The problem = Start at the line below containing "bearing: (x=2, y=0), insert" and stop at the line containing "Mating graph (face-adjacent". Repeat every line of that stretch exactly, and nothing outside it.

(Stored data entries)
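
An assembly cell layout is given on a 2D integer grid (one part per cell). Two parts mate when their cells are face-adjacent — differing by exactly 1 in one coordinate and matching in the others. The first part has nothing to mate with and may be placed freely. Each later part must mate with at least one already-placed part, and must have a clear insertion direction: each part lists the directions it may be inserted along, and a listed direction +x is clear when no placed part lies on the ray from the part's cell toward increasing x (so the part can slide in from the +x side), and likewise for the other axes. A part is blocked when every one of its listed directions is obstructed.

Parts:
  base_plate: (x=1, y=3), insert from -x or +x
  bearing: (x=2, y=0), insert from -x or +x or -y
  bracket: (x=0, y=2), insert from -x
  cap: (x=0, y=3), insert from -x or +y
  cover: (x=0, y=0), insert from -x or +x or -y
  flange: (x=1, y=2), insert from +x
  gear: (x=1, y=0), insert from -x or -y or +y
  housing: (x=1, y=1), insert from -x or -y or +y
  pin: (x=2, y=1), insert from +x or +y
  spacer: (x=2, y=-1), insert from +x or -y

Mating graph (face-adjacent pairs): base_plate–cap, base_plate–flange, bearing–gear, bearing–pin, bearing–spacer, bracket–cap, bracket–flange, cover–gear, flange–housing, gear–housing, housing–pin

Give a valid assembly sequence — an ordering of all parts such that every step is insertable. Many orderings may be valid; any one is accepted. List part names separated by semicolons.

1. cover@(0, 0) [-x clear] — {cover}
2. gear@(1, 0) [-y clear] — {cover, gear}
3. bearing@(2, 0) [+x clear] — {bearing, cover, gear}
4. pin@(2, 1) [+x clear] — {bearing, cover, gear, pin}
5. spacer@(2, -1) [+x clear] — {bearing, cover, gear, pin, spacer}
6. housing@(1, 1) [-x clear] — {bearing, cover, gear, housing, pin, spacer}
7. flange@(1, 2) [+x clear] — {bearing, cover, flange, gear, housing, pin, spacer}
8. bracket@(0, 2) [-x clear] — {bearing, bracket, cover, flange, gear, housing, pin, spacer}
9. cap@(0, 3) [-x clear] — {bearing, bracket, cap, cover, flange, gear, housing, pin, spacer}
10. base_plate@(1, 3) [+x clear] — {base_plate, bearing, bracket, cap, cover, flange, gear, housing, pin, spacer}

cover; gear; bearing; pin; spacer; housing; flange; bracket; cap; base_plate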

Your solution =
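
  bearing: (x=2, y=0), insert from -x or +x or -y
  bracket: (x=0, y=2), insert from -x
  cap: (x=0, y=3), insert from -x or +y
  cover: (x=0, y=0), insert from -x or +x or -y
  flange: (x=1, y=2), insert from +x
  gear: (x=1, y=0), insert from -x or -y or +y
  housing: (x=1, y=1), insert from -x or -y or +y
  pin: (x=2, y=1), insert from +x or +y
  spacer: (x=2, y=-1), insert from +x or -y

Mating graph (face-adjacent pairs): base_plate–cap, base_plate–flange, bearing–gear, bearing–pin, bearing–spacer, bracket–cap, bracket–flange, cover–gear, flange–housing, gear–housing, housing–pin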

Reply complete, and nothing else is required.